# WORK INSTRUCTION:
Within the entries below, find the portion that opens with the line containing "A stock is currently trading at £55.00." and closes with the line containing "S₀ = €90.00, u". Retype that portion exactly and only.

# PROVIDED RECORDS:
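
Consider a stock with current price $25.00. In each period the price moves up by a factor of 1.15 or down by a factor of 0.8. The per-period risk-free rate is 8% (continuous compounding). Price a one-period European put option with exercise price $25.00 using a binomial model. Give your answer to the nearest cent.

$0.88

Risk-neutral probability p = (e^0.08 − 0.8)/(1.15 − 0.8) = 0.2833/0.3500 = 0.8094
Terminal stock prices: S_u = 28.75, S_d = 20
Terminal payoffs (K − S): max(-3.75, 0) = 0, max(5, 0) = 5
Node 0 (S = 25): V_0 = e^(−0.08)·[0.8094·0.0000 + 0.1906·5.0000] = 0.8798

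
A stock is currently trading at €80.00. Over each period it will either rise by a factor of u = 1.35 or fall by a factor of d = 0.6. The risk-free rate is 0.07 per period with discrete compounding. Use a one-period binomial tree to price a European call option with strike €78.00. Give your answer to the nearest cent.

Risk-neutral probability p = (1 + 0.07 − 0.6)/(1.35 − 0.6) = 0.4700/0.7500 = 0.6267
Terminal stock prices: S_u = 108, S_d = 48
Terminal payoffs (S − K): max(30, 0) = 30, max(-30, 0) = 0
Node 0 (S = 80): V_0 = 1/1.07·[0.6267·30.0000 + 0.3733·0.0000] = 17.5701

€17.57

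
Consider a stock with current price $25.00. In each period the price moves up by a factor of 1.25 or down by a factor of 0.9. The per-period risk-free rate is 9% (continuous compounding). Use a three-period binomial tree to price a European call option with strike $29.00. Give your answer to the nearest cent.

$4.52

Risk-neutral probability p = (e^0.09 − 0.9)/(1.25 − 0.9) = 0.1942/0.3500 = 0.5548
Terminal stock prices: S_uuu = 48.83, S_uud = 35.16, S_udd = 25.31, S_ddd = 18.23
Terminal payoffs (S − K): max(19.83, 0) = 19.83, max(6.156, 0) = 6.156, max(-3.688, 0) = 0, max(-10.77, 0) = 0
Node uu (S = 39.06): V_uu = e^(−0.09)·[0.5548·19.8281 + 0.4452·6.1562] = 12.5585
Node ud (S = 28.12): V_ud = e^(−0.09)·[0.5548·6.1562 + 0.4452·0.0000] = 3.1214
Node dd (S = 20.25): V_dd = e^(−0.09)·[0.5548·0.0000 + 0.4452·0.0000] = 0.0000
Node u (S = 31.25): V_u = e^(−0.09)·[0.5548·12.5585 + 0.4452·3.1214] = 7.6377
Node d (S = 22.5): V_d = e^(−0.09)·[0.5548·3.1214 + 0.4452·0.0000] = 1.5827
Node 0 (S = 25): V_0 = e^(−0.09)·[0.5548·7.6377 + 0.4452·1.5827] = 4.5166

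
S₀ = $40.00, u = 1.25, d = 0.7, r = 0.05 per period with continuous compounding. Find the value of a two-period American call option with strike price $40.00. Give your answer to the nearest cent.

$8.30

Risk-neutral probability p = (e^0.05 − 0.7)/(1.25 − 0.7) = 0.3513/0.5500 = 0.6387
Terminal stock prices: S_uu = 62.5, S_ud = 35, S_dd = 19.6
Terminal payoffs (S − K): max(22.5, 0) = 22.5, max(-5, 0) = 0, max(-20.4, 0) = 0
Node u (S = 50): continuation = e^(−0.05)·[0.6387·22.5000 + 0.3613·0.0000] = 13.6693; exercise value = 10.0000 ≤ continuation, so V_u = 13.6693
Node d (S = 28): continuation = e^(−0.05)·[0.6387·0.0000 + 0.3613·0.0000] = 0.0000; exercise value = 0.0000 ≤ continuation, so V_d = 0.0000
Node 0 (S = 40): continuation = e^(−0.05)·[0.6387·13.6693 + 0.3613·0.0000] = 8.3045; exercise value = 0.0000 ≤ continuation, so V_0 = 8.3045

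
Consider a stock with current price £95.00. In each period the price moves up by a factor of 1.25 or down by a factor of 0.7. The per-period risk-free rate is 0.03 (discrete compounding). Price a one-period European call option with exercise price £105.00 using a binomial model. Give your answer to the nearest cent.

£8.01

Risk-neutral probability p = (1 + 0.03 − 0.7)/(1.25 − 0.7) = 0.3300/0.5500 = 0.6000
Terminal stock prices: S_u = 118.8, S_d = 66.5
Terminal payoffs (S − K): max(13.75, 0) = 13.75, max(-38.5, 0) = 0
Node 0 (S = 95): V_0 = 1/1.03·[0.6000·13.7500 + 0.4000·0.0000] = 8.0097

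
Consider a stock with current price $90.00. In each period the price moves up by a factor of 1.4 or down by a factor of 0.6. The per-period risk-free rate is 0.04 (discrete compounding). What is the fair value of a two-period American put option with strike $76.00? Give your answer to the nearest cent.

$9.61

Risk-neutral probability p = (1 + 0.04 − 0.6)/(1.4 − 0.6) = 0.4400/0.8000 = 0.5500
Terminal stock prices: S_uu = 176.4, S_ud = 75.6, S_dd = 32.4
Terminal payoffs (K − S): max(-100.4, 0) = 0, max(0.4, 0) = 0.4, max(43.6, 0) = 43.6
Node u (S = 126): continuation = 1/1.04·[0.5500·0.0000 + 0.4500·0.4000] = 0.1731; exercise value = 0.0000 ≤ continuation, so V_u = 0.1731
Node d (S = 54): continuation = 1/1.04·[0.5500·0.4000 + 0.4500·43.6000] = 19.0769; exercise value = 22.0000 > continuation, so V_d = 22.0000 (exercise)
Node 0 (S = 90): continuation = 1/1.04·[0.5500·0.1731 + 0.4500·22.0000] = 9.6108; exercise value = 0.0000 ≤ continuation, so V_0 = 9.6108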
---
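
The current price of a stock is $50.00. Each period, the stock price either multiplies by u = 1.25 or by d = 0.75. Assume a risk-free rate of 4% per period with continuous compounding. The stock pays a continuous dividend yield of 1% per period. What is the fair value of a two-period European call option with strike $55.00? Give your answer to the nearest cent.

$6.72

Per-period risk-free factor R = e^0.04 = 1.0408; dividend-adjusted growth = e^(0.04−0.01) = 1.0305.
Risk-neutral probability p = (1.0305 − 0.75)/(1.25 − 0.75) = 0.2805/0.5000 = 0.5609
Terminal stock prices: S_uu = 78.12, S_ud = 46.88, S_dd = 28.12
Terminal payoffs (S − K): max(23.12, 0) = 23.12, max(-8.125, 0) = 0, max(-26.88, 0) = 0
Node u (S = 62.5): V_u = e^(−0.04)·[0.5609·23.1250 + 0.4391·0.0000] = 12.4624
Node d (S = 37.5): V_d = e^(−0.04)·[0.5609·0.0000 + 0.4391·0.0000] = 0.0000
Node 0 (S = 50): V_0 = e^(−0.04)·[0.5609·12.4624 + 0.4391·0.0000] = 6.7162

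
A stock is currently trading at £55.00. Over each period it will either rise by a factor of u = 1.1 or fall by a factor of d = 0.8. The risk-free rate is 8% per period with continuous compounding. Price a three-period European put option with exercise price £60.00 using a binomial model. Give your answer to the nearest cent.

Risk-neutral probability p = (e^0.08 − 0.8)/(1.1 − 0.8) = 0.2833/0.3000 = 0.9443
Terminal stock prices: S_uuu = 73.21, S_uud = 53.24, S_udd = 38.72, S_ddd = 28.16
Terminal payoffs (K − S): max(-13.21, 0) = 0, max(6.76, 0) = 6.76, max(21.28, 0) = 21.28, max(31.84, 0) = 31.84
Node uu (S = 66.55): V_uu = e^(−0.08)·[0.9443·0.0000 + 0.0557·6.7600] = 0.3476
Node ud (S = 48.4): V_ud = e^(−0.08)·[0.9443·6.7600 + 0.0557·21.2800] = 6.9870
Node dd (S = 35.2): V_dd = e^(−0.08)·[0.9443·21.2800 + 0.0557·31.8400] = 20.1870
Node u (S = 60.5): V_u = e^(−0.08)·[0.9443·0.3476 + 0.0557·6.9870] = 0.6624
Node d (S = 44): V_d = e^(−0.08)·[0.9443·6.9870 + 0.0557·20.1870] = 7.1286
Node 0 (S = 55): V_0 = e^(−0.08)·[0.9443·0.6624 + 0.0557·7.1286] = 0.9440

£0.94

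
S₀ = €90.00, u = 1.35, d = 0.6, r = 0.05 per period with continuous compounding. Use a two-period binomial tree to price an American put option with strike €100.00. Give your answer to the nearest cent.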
---
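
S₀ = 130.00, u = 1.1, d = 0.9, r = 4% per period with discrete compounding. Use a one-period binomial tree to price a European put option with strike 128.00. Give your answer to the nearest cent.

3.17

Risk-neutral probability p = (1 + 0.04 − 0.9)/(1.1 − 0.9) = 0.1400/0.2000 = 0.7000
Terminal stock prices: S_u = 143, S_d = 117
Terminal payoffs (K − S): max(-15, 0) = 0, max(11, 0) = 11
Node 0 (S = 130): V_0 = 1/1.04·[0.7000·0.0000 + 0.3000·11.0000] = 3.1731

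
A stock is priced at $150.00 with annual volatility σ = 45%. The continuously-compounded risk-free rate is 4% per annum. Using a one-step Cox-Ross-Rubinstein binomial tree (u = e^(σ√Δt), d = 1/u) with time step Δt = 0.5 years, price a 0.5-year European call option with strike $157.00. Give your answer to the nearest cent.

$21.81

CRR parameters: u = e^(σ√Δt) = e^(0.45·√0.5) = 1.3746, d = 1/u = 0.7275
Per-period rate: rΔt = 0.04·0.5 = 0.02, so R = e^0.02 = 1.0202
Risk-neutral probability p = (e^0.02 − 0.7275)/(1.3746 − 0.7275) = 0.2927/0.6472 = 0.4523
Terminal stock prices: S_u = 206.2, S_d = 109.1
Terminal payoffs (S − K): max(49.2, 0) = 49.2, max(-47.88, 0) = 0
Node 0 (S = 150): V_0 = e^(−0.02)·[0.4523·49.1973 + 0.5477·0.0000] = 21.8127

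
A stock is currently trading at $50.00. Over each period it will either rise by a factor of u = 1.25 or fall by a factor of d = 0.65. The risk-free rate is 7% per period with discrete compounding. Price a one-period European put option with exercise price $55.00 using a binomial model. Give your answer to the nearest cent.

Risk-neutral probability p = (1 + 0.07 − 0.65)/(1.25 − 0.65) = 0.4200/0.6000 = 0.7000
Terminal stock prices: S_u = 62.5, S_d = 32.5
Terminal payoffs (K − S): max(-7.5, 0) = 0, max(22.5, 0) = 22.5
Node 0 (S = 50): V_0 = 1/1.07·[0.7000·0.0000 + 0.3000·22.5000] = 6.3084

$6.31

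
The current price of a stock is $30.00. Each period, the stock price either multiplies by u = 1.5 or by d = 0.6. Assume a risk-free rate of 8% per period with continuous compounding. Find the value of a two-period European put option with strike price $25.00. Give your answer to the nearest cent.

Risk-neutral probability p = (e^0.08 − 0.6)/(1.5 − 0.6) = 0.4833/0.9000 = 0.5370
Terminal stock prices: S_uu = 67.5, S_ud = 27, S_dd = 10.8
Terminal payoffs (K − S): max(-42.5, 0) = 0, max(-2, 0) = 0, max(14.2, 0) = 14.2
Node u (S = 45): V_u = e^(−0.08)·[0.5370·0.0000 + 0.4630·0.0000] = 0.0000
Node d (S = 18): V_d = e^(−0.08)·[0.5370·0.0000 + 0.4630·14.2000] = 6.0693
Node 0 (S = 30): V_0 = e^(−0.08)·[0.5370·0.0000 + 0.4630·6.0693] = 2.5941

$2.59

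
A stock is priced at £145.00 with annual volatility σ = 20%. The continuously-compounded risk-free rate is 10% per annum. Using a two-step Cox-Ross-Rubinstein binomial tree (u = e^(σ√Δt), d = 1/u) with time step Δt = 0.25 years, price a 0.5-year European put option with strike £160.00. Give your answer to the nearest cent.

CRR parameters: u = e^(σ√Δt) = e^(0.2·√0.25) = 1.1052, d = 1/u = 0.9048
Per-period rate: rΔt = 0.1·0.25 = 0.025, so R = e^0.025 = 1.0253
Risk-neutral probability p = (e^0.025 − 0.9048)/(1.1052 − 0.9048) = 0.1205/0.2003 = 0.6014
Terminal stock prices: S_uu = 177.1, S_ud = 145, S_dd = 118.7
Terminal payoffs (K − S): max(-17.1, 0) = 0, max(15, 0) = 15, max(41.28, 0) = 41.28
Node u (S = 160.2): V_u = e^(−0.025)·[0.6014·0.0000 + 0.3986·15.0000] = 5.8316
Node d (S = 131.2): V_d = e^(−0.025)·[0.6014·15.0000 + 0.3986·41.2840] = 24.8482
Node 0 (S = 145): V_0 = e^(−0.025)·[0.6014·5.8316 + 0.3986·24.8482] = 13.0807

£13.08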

# EXERCISE RESULT:
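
A stock is currently trading at £55.00. Over each period it will either rise by a factor of u = 1.1 or fall by a factor of d = 0.8. The risk-free rate is 8% per period with continuous compounding. Price a three-period European put option with exercise price £60.00 using a binomial model. Give your answer to the nearest cent.

Risk-neutral probability p = (e^0.08 − 0.8)/(1.1 − 0.8) = 0.2833/0.3000 = 0.9443
Terminal stock prices: S_uuu = 73.21, S_uud = 53.24, S_udd = 38.72, S_ddd = 28.16
Terminal payoffs (K − S): max(-13.21, 0) = 0, max(6.76, 0) = 6.76, max(21.28, 0) = 21.28, max(31.84, 0) = 31.84
Node uu (S = 66.55): V_uu = e^(−0.08)·[0.9443·0.0000 + 0.0557·6.7600] = 0.3476
Node ud (S = 48.4): V_ud = e^(−0.08)·[0.9443·6.7600 + 0.0557·21.2800] = 6.9870
Node dd (S = 35.2): V_dd = e^(−0.08)·[0.9443·21.2800 + 0.0557·31.8400] = 20.1870
Node u (S = 60.5): V_u = e^(−0.08)·[0.9443·0.3476 + 0.0557·6.9870] = 0.6624
Node d (S = 44): V_d = e^(−0.08)·[0.9443·6.9870 + 0.0557·20.1870] = 7.1286
Node 0 (S = 55): V_0 = e^(−0.08)·[0.9443·0.6624 + 0.0557·7.1286] = 0.9440

£0.94

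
S₀ = €90.00, u = 1.35, d = 0.6, r = 0.05 per period with continuous compounding. Use a two-period binomial tree to price an American put option with strike €100.00. Give your answer to the nearest cent.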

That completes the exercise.